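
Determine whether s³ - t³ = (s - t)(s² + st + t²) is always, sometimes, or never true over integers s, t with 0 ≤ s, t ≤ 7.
The identity holds for every pair in the range. For instance at (s, t) = (7, 5): both sides equal 218.

Answer: Always true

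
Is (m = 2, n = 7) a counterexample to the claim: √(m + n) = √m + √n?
Substituting m = 2, n = 7:
LHS = √(2 + 7) = 3
RHS = √2 + √7 = √(2) + √(7) ≈ 4.06

Since LHS ≠ RHS, this pair disproves the claim.

Answer: Yes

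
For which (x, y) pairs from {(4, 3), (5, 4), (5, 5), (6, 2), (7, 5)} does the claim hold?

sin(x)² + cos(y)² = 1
Testing each pair:
(4, 3): LHS = sin(4)² + cos(3)² ≈ 1.553, RHS = 1 → fails
(5, 4): LHS = cos(4)² + sin(5)² ≈ 1.347, RHS = 1 → fails
(5, 5): LHS = cos(5)² + sin(5)² = 1, RHS = 1 → holds
(6, 2): LHS = sin(6)² + cos(2)² ≈ 0.2513, RHS = 1 → fails
(7, 5): LHS = cos(5)² + sin(7)² ≈ 0.5121, RHS = 1 → fails

1 of 5 pairs satisfies the claim.

Answer: (5, 5)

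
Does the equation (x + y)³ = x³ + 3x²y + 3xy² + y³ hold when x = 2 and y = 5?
Substituting x = 2, y = 5:

LHS = (2 + 5)³ = 343
RHS = 2³ + 3·2²·5 + 3·2·5² + 5³ = 343

LHS = RHS, so the equation holds at this point.

Answer: Holds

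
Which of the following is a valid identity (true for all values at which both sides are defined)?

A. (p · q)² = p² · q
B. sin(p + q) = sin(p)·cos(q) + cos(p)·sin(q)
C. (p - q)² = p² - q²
B

A: fails at (2, 7) — LHS = 196, RHS = 28.
B: holds — e.g. at (2, 5), both sides equal sin(7) ≈ 0.657.
C: fails at (1, 3) — LHS = 4, RHS = -8.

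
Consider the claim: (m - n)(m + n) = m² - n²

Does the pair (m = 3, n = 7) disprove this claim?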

──────

Task to carry out:
Could you quote the material above in full, exactly as it stands?

Response area:
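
Determine whether s³ - t³ = (s - t)(s² + st + t²) is always, sometimes, or never true over integers s, t with 0 ≤ s, t ≤ 7.
The identity holds for every pair in the range. For instance at (s, t) = (7, 5): both sides equal 218.

Answer: Always true

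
Is (m = 2, n = 7) a counterexample to the claim: √(m + n) = √m + √n?
Substituting m = 2, n = 7:
LHS = √(2 + 7) = 3
RHS = √2 + √7 = √(2) + √(7) ≈ 4.06

Since LHS ≠ RHS, this pair disproves the claim.

Answer: Yes

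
For which (x, y) pairs from {(4, 3), (5, 4), (5, 5), (6, 2), (7, 5)} does the claim hold?

sin(x)² + cos(y)² = 1
Testing each pair:
(4, 3): LHS = sin(4)² + cos(3)² ≈ 1.553, RHS = 1 → fails
(5, 4): LHS = cos(4)² + sin(5)² ≈ 1.347, RHS = 1 → fails
(5, 5): LHS = cos(5)² + sin(5)² = 1, RHS = 1 → holds
(6, 2): LHS = sin(6)² + cos(2)² ≈ 0.2513, RHS = 1 → fails
(7, 5): LHS = cos(5)² + sin(7)² ≈ 0.5121, RHS = 1 → fails

1 of 5 pairs satisfies the claim.

Answer: (5, 5)

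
Does the equation (x + y)³ = x³ + 3x²y + 3xy² + y³ hold when x = 2 and y = 5?
Substituting x = 2, y = 5:

LHS = (2 + 5)³ = 343
RHS = 2³ + 3·2²·5 + 3·2·5² + 5³ = 343

LHS = RHS, so the equation holds at this point.

Answer: Holds

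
Which of the following is a valid identity (true for all values at which both sides are defined)?

A. (p · q)² = p² · q
B. sin(p + q) = sin(p)·cos(q) + cos(p)·sin(q)
C. (p - q)² = p² - q²
B

A: fails at (2, 7) — LHS = 196, RHS = 28.
B: holds — e.g. at (2, 5), both sides equal sin(7) ≈ 0.657.
C: fails at (1, 3) — LHS = 4, RHS = -8.

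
Consider the claim: (m - n)(m + n) = m² - n²

Does the pair (m = 3, n = 7) disprove this claim?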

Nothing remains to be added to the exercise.